Your goal: Below is a set of records; print all of them exactly as written.

Materials provided:

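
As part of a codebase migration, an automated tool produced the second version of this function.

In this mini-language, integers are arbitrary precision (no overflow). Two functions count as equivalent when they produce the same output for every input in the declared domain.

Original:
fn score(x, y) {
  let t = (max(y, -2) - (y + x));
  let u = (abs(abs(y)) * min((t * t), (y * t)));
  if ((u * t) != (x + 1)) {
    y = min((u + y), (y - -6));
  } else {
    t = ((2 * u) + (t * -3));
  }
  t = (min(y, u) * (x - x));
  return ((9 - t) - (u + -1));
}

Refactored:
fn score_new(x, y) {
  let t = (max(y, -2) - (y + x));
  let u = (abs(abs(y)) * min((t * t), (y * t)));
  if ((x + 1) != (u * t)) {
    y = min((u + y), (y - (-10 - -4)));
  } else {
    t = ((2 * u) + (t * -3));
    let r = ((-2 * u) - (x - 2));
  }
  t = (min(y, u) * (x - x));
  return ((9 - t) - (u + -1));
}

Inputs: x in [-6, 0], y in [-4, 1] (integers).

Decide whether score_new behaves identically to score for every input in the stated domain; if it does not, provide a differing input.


The two versions differ — the changes include statement counts differ, plus local variable names differ, plus constant usage differs, plus arithmetic usage differs.
One worked example (x=-6, y=-1) — score: t := 6 | u := -6 | ((u * t) != (x + 1)): true | y := -7 | t := 0 | result 16; score_new: t := 6 | u := -6 | ((x + 1) != (u * t)): true | y := -7 | t := 0 | result 16; agreement on 16.
Sweeping the whole domain (42 inputs) finds no disagreement.
verdict: equivalent


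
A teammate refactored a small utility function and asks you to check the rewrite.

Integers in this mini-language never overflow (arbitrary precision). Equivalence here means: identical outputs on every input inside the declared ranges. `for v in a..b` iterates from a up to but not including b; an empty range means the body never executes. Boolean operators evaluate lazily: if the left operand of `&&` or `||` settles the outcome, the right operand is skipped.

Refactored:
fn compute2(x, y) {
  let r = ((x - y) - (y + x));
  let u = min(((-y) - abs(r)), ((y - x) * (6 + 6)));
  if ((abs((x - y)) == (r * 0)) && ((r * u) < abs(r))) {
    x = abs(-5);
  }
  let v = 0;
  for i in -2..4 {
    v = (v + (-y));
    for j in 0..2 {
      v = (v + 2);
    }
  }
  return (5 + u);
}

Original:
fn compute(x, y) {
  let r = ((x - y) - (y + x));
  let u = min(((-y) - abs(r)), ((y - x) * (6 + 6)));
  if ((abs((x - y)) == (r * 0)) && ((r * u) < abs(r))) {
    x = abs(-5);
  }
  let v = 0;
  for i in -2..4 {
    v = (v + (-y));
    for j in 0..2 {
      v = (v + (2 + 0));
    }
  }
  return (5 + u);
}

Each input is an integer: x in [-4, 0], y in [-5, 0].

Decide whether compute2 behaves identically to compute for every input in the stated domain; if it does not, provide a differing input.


Differences: arithmetic usage differs; constant usage differs — yet all 30 inputs agree.
verdict: equivalent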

Reply to the task:
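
As part of a codebase migration, an automated tool produced the second version of this function.

In this mini-language, integers are arbitrary precision (no overflow). Two functions count as equivalent when they produce the same output for every input in the declared domain.

Original:
fn score(x, y) {
  let t = (max(y, -2) - (y + x));
  let u = (abs(abs(y)) * min((t * t), (y * t)));
  if ((u * t) != (x + 1)) {
    y = min((u + y), (y - -6));
  } else {
    t = ((2 * u) + (t * -3));
  }
  t = (min(y, u) * (x - x));
  return ((9 - t) - (u + -1));
}

Refactored:
fn score_new(x, y) {
  let t = (max(y, -2) - (y + x));
  let u = (abs(abs(y)) * min((t * t), (y * t)));
  if ((x + 1) != (u * t)) {
    y = min((u + y), (y - (-10 - -4)));
  } else {
    t = ((2 * u) + (t * -3));
    let r = ((-2 * u) - (x - 2));
  }
  t = (min(y, u) * (x - x));
  return ((9 - t) - (u + -1));
}

Inputs: x in [-6, 0], y in [-4, 1] (integers).

Decide whether score_new behaves identically to score for every input in the stated domain; if it does not, provide a differing input.


The two versions differ — the changes include statement counts differ, plus local variable names differ, plus constant usage differs, plus arithmetic usage differs.
One worked example (x=-6, y=-1) — score: t := 6 | u := -6 | ((u * t) != (x + 1)): true | y := -7 | t := 0 | result 16; score_new: t := 6 | u := -6 | ((x + 1) != (u * t)): true | y := -7 | t := 0 | result 16; agreement on 16.
Sweeping the whole domain (42 inputs) finds no disagreement.
verdict: equivalent


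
A teammate refactored a small utility function and asks you to check the rewrite.

Integers in this mini-language never overflow (arbitrary precision). Equivalence here means: identical outputs on every input inside the declared ranges. `for v in a..b` iterates from a up to but not including b; an empty range means the body never executes. Boolean operators evaluate lazily: if the left operand of `&&` or `||` settles the outcome, the right operand is skipped.

Refactored:
fn compute2(x, y) {
  let r = ((x - y) - (y + x));
  let u = min(((-y) - abs(r)), ((y - x) * (6 + 6)));
  if ((abs((x - y)) == (r * 0)) && ((r * u) < abs(r))) {
    x = abs(-5);
  }
  let v = 0;
  for i in -2..4 {
    v = (v + (-y));
    for j in 0..2 {
      v = (v + 2);
    }
  }
  return (5 + u);
}

Original:
fn compute(x, y) {
  let r = ((x - y) - (y + x));
  let u = min(((-y) - abs(r)), ((y - x) * (6 + 6)));
  if ((abs((x - y)) == (r * 0)) && ((r * u) < abs(r))) {
    x = abs(-5);
  }
  let v = 0;
  for i in -2..4 {
    v = (v + (-y));
    for j in 0..2 {
      v = (v + (2 + 0));
    }
  }
  return (5 + u);
}

Each input is an integer: x in [-4, 0], y in [-5, 0].

Decide whether compute2 behaves identically to compute for every input in the stated domain; if it does not, provide a differing input.


Differences: arithmetic usage differs; constant usage differs — yet all 30 inputs agree.
verdict: equivalent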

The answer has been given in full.